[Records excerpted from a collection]
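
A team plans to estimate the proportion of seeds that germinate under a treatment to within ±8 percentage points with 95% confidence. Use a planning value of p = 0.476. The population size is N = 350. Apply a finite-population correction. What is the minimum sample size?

For a proportion with margin E = 0.08 at 95% confidence, z = 1.960.
n = p̂(1−p̂)(z/E)² = 0.476 × 0.524 × (1.960/0.08)² = 149.72 — call this n₀.
Finite-population correction with N = 350: n = n₀ / (1 + (n₀−1)/N) = 149.72 / 1.425 = 105.07
Round up: n = 106.

106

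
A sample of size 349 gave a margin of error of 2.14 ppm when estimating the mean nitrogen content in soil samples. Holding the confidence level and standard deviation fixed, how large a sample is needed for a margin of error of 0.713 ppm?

n = 3144

Margin of error scales as 1/√n, so n₂ = n₁·(E₁/E₂)².
n₂ = 349 × (2.14/0.713)² = 349 × 9.008 = 3143.79
Round up: n₂ = 3144.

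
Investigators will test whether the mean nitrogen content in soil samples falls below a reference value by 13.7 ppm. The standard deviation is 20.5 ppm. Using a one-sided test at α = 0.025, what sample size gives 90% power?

For a one-sample z-test, n = ((z_α + z_β)·σ/δ)².
z_α = 1.960 (one-sided α = 0.025); z_β = 1.282 (power 90% → β = 0.1).
n = (3.242 × 20.5 / 13.7)² = 23.53
Round up: n = 24.

24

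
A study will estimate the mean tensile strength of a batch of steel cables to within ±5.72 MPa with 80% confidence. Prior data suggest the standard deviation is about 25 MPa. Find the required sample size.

For a mean, the margin of error is E = z·σ/√n, so n = (zσ/E)².
At 80% confidence, z = 1.282.
n = (1.282 × 25 / 5.72)² = 31.40
Round up: n = 32.

32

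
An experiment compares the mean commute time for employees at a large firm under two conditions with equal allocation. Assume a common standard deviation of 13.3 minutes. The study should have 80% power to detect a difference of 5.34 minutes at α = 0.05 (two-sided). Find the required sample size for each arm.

98 per group

For two equal groups, n per group = 2·((z_{α/2} + z_β)·σ/δ)².
z_{α/2} = 1.960; z_β = 0.842 (power 80%).
n = 2 × (2.802 × 13.3 / 5.34)² = 2 × 48.70 = 97.40
Round up: n = 98 per group.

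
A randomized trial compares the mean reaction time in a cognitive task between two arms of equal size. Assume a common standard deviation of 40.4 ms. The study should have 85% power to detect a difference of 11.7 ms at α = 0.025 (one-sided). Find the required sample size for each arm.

For two equal groups, n per group = 2·((z_α + z_β)·σ/δ)².
z_α = 1.960; z_β = 1.036 (power 85%).
n = 2 × (2.996 × 40.4 / 11.7)² = 2 × 107.02 = 214.04
Round up: n = 215 per group.

215 per group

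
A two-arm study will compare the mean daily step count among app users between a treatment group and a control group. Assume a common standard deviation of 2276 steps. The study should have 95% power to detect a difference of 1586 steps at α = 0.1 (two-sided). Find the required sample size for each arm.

45 per group

For two equal groups, n per group = 2·((z_{α/2} + z_β)·σ/δ)².
z_{α/2} = 1.645; z_β = 1.645 (power 95%).
n = 2 × (3.290 × 2276 / 1586)² = 2 × 22.29 = 44.58
Round up: n = 45 per group.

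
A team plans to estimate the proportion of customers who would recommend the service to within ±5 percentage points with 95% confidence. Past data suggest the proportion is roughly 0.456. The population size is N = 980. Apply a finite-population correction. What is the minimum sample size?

For a proportion with margin E = 0.05 at 95% confidence, z = 1.960.
n = p̂(1−p̂)(z/E)² = 0.456 × 0.544 × (1.960/0.05)² = 381.19 — call this n₀.
Finite-population correction with N = 980: n = n₀ / (1 + (n₀−1)/N) = 381.19 / 1.388 = 274.63
Round up: n = 275.

n = 275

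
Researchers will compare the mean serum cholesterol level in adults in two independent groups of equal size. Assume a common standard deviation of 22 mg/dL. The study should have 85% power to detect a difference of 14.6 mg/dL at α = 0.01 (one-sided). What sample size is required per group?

52 per group

For two equal groups, n per group = 2·((z_α + z_β)·σ/δ)².
z_α = 2.326; z_β = 1.036 (power 85%).
n = 2 × (3.362 × 22 / 14.6)² = 2 × 25.66 = 51.32
Round up: n = 52 per group.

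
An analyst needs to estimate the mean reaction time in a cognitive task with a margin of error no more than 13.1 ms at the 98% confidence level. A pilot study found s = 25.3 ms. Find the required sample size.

For a mean, the margin of error is E = z·σ/√n, so n = (zσ/E)².
At 98% confidence, z = 2.326.
n = (2.326 × 25.3 / 13.1)² = 20.18
Round up: n = 21.

n = 21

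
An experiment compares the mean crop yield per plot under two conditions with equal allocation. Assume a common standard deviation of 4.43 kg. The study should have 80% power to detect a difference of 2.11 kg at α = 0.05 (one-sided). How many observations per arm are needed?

55 per group

For two equal groups, n per group = 2·((z_α + z_β)·σ/δ)².
z_α = 1.645; z_β = 0.842 (power 80%).
n = 2 × (2.487 × 4.43 / 2.11)² = 2 × 27.26 = 54.52
Round up: n = 55 per group.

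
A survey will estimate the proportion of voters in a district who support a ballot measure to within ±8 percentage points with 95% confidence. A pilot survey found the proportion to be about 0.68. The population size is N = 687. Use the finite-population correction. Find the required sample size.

For a proportion with margin E = 0.08 at 95% confidence, z = 1.960.
n = p̂(1−p̂)(z/E)² = 0.68 × 0.32 × (1.960/0.08)² = 130.61 — call this n₀.
Finite-population correction with N = 687: n = n₀ / (1 + (n₀−1)/N) = 130.61 / 1.189 = 109.85
Round up: n = 110.

110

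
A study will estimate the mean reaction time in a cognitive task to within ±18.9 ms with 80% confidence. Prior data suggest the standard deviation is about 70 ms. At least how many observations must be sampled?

23

For a mean, the margin of error is E = z·σ/√n, so n = (zσ/E)².
At 80% confidence, z = 1.282.
n = (1.282 × 70 / 18.9)² = 22.54
Round up: n = 23.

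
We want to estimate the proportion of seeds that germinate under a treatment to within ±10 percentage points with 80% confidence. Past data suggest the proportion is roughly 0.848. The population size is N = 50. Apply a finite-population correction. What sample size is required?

For a proportion with margin E = 0.1 at 80% confidence, z = 1.282.
n = p̂(1−p̂)(z/E)² = 0.848 × 0.152 × (1.282/0.1)² = 21.18 — call this n₀.
Finite-population correction with N = 50: n = n₀ / (1 + (n₀−1)/N) = 21.18 / 1.404 = 15.09
Round up: n = 16.

n = 16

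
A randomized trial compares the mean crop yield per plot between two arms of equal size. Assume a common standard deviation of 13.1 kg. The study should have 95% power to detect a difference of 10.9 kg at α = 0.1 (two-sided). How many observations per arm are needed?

For two equal groups, n per group = 2·((z_{α/2} + z_β)·σ/δ)².
z_{α/2} = 1.645; z_β = 1.645 (power 95%).
n = 2 × (3.290 × 13.1 / 10.9)² = 2 × 15.63 = 31.26
Round up: n = 32 per group.

32 per group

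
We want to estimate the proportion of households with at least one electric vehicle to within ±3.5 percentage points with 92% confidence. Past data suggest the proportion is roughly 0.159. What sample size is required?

n = 335

For a proportion with margin E = 0.035 at 92% confidence, z = 1.751.
n = p̂(1−p̂)(z/E)² = 0.159 × 0.841 × (1.751/0.035)² = 334.68
Round up: n = 335.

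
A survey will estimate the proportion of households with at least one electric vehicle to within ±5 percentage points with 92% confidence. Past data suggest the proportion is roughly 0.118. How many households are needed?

For a proportion with margin E = 0.05 at 92% confidence, z = 1.751.
n = p̂(1−p̂)(z/E)² = 0.118 × 0.882 × (1.751/0.05)² = 127.64
Round up: n = 128.

128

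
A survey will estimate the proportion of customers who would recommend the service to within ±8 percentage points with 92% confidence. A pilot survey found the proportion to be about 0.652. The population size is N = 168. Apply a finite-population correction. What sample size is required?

67

For a proportion with margin E = 0.08 at 92% confidence, z = 1.751.
n = p̂(1−p̂)(z/E)² = 0.652 × 0.348 × (1.751/0.08)² = 108.70 — call this n₀.
Finite-population correction with N = 168: n = n₀ / (1 + (n₀−1)/N) = 108.70 / 1.641 = 66.24
Round up: n = 67.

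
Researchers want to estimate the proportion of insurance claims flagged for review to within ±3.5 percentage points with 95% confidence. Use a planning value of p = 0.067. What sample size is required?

197

For a proportion with margin E = 0.035 at 95% confidence, z = 1.960.
n = p̂(1−p̂)(z/E)² = 0.067 × 0.933 × (1.960/0.035)² = 196.03
Round up: n = 197.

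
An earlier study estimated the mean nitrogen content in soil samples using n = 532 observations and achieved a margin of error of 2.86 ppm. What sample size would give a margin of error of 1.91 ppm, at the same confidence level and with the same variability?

n = 1193

Margin of error scales as 1/√n, so n₂ = n₁·(E₁/E₂)².
n₂ = 532 × (2.86/1.91)² = 532 × 2.242 = 1192.74
Round up: n₂ = 1193.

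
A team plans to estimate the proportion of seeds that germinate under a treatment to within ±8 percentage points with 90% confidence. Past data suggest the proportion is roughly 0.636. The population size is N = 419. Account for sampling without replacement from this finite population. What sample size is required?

80

For a proportion with margin E = 0.08 at 90% confidence, z = 1.645.
n = p̂(1−p̂)(z/E)² = 0.636 × 0.364 × (1.645/0.08)² = 97.88 — call this n₀.
Finite-population correction with N = 419: n = n₀ / (1 + (n₀−1)/N) = 97.88 / 1.231 = 79.51
Round up: n = 80.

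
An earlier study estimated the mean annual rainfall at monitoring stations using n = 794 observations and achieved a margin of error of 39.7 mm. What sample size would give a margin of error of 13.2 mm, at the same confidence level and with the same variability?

7183

Margin of error scales as 1/√n, so n₂ = n₁·(E₁/E₂)².
n₂ = 794 × (39.7/13.2)² = 794 × 9.046 = 7182.52
Round up: n₂ = 7183.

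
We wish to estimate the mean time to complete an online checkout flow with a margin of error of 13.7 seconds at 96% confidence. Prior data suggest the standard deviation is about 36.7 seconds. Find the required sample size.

31

For a mean, the margin of error is E = z·σ/√n, so n = (zσ/E)².
At 96% confidence, z = 2.054.
n = (2.054 × 36.7 / 13.7)² = 30.28
Round up: n = 31.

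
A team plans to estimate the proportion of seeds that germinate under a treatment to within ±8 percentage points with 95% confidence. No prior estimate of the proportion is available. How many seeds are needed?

151

For a proportion with margin E = 0.08 at 95% confidence, z = 1.960.
With no prior estimate, use p = 0.5, which maximizes p(1−p) at 0.25.
n = 0.25 × (z/E)² = 0.25 × (1.960/0.08)² = 150.06
Round up: n = 151.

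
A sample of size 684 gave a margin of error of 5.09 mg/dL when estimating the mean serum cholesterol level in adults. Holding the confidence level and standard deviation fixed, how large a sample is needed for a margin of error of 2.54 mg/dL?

n = 2747

Margin of error scales as 1/√n, so n₂ = n₁·(E₁/E₂)².
n₂ = 684 × (5.09/2.54)² = 684 × 4.016 = 2746.94
Round up: n₂ = 2747.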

What is being asked: Quote, word for word, every line starting at the one that contains "We wish to estimate" and ending with the final line of the entries.

Expected answer:
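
We wish to estimate the mean time to complete an online checkout flow with a margin of error of 13.7 seconds at 96% confidence. Prior data suggest the standard deviation is about 36.7 seconds. Find the required sample size.

31

For a mean, the margin of error is E = z·σ/√n, so n = (zσ/E)².
At 96% confidence, z = 2.054.
n = (2.054 × 36.7 / 13.7)² = 30.28
Round up: n = 31.

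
A team plans to estimate the proportion of seeds that germinate under a treatment to within ±8 percentage points with 95% confidence. No prior estimate of the proportion is available. How many seeds are needed?

151

For a proportion with margin E = 0.08 at 95% confidence, z = 1.960.
With no prior estimate, use p = 0.5, which maximizes p(1−p) at 0.25.
n = 0.25 × (z/E)² = 0.25 × (1.960/0.08)² = 150.06
Round up: n = 151.

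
A sample of size 684 gave a margin of error of 5.09 mg/dL when estimating the mean serum cholesterol level in adults. Holding the confidence level and standard deviation fixed, how large a sample is needed for a margin of error of 2.54 mg/dL?

n = 2747

Margin of error scales as 1/√n, so n₂ = n₁·(E₁/E₂)².
n₂ = 684 × (5.09/2.54)² = 684 × 4.016 = 2746.94
Round up: n₂ = 2747.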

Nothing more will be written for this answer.